*** Record extracts Section Begins ***

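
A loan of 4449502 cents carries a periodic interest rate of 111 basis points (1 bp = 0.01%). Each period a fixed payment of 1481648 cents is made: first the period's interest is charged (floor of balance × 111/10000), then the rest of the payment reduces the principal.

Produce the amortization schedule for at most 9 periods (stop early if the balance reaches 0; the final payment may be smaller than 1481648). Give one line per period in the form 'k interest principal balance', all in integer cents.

1 49389 1432259 3017243
2 33491 1448157 1569086
3 17416 1464232 104854
4 1163 104854 0

1. interest=⌊4449502·111/10000⌋=49389; principal=1481648-49389=1432259; balance=4449502-1432259=3017243
2. interest=⌊3017243·111/10000⌋=33491; principal=1481648-33491=1448157; balance=3017243-1448157=1569086
3. interest=⌊1569086·111/10000⌋=17416; principal=1481648-17416=1464232; balance=1569086-1464232=104854
4. interest=⌊104854·111/10000⌋=1163; principal=min(1481648-1163,104854)=104854; balance=104854-104854=0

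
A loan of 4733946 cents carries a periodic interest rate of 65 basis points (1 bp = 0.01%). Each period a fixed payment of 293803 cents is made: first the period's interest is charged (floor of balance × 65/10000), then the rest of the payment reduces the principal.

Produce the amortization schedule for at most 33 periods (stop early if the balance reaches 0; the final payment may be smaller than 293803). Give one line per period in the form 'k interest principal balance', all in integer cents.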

*** Record extracts Section Ends ***

Goal of the exercise -
Find each line in the listing above that contains "floor", and copy that line.

Solution below -
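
A loan of 4449502 cents carries a periodic interest rate of 111 basis points (1 bp = 0.01%). Each period a fixed payment of 1481648 cents is made: first the period's interest is charged (floor of balance × 111/10000), then the rest of the payment reduces the principal.
A loan of 4733946 cents carries a periodic interest rate of 65 basis points (1 bp = 0.01%). Each period a fixed payment of 293803 cents is made: first the period's interest is charged (floor of balance × 65/10000), then the rest of the payment reduces the principal.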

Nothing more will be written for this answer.